Work out how many lines of the data contain "None" and reply with that number alone.

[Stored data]
=-=-=-=-=

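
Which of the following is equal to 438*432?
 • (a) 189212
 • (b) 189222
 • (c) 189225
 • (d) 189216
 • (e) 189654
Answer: d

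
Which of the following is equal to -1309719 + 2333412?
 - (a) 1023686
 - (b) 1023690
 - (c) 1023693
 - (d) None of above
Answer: c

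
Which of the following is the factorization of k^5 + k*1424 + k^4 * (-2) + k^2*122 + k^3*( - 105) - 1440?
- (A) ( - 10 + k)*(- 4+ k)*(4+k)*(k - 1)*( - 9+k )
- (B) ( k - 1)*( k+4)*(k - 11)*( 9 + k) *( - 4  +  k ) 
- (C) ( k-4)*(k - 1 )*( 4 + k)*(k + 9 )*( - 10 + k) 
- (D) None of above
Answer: C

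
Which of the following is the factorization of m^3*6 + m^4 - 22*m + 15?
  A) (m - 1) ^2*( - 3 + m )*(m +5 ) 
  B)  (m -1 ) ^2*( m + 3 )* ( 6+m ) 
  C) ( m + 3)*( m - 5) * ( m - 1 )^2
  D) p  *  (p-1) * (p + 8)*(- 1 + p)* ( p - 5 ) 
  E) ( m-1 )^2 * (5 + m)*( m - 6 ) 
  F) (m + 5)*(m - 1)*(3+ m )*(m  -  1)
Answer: F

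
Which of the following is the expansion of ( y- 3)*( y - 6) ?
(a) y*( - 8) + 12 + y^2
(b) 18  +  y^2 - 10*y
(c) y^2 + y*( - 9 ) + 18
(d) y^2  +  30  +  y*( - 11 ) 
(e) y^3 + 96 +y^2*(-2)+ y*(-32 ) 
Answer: c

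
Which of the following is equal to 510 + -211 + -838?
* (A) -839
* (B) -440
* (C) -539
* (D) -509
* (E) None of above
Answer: C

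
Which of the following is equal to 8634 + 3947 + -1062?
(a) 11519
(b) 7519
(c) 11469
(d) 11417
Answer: a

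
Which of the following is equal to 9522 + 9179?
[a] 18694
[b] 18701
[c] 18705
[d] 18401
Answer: b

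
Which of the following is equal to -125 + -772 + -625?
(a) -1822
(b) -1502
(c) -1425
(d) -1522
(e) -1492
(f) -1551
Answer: d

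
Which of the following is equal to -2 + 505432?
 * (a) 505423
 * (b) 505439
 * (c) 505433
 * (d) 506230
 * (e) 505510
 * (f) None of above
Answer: f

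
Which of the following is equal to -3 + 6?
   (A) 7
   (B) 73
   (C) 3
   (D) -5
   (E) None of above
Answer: C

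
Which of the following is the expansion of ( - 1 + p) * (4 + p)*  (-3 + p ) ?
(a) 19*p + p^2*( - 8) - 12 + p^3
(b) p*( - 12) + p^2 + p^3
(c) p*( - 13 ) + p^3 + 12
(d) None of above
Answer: c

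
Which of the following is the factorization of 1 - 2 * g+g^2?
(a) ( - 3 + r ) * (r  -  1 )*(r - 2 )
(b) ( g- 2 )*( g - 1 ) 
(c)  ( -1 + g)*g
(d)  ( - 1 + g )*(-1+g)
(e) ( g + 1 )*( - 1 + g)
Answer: d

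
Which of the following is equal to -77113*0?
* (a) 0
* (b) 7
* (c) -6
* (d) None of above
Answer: a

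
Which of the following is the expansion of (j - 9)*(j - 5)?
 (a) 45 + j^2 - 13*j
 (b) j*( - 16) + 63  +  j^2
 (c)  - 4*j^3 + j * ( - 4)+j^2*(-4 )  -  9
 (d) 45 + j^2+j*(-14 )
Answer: d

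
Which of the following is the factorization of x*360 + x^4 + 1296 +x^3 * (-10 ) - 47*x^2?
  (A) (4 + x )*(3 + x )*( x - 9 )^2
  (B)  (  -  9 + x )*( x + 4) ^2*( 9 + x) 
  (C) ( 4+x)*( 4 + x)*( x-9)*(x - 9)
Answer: C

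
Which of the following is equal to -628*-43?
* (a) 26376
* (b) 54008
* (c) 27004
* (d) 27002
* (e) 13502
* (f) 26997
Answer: c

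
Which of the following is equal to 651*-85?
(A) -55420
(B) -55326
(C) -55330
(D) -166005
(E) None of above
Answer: E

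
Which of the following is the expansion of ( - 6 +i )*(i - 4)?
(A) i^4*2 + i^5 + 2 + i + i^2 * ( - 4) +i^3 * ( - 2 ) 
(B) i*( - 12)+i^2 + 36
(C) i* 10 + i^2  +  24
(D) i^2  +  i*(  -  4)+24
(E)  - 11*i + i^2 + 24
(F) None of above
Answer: F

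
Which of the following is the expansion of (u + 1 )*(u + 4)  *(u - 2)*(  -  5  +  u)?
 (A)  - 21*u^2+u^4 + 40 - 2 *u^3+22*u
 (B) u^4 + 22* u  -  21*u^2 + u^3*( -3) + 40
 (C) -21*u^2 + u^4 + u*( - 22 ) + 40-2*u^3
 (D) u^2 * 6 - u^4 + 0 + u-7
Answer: A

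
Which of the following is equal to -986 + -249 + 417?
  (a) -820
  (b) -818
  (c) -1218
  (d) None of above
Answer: b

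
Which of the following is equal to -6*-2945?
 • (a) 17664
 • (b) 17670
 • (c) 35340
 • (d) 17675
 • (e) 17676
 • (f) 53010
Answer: b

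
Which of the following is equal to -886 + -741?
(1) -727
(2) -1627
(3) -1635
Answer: 2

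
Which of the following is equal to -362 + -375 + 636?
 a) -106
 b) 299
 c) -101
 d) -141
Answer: c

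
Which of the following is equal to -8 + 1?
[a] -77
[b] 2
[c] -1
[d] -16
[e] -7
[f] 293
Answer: e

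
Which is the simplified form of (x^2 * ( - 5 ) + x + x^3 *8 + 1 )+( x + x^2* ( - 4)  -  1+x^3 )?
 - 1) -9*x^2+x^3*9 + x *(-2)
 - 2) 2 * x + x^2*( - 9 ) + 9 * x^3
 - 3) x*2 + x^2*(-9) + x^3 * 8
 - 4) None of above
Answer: 2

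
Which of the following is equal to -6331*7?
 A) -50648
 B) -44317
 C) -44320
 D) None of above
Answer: B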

=-=-=-=-=

RESPONSE AREA:
12